How to complete this task. The records appear below. Copy each one exactly.

Stored items
.....

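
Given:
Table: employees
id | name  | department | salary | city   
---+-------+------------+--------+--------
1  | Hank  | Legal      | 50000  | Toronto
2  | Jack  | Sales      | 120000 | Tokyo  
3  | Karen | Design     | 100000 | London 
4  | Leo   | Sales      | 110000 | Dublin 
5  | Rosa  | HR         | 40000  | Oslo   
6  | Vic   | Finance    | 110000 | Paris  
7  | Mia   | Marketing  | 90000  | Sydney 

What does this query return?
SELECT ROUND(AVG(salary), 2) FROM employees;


SUM(salary) = 620000
COUNT = 7
ROUND(AVG, 2) = ROUND(620000 / 7, 2) = 88571.43

88571.43


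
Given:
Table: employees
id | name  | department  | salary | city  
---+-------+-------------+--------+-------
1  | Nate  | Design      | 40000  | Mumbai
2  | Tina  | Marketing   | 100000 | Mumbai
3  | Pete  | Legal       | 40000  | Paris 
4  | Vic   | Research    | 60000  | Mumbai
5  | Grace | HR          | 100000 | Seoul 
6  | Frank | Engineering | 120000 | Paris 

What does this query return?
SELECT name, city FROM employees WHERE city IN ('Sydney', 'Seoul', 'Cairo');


Filtering: city IN ('Sydney', 'Seoul', 'Cairo')
Matching: 1 rows

1 rows:
Grace, Seoul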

.....

Response for this exercise.
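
Given:
Table: employees
id | name  | department | salary | city   
---+-------+------------+--------+--------
1  | Hank  | Legal      | 50000  | Toronto
2  | Jack  | Sales      | 120000 | Tokyo  
3  | Karen | Design     | 100000 | London 
4  | Leo   | Sales      | 110000 | Dublin 
5  | Rosa  | HR         | 40000  | Oslo   
6  | Vic   | Finance    | 110000 | Paris  
7  | Mia   | Marketing  | 90000  | Sydney 

What does this query return?
SELECT ROUND(AVG(salary), 2) FROM employees;


SUM(salary) = 620000
COUNT = 7
ROUND(AVG, 2) = ROUND(620000 / 7, 2) = 88571.43

88571.43


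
Given:
Table: employees
id | name  | department  | salary | city  
---+-------+-------------+--------+-------
1  | Nate  | Design      | 40000  | Mumbai
2  | Tina  | Marketing   | 100000 | Mumbai
3  | Pete  | Legal       | 40000  | Paris 
4  | Vic   | Research    | 60000  | Mumbai
5  | Grace | HR          | 100000 | Seoul 
6  | Frank | Engineering | 120000 | Paris 

What does this query return?
SELECT name, city FROM employees WHERE city IN ('Sydney', 'Seoul', 'Cairo');


Filtering: city IN ('Sydney', 'Seoul', 'Cairo')
Matching: 1 rows

1 rows:
Grace, Seoul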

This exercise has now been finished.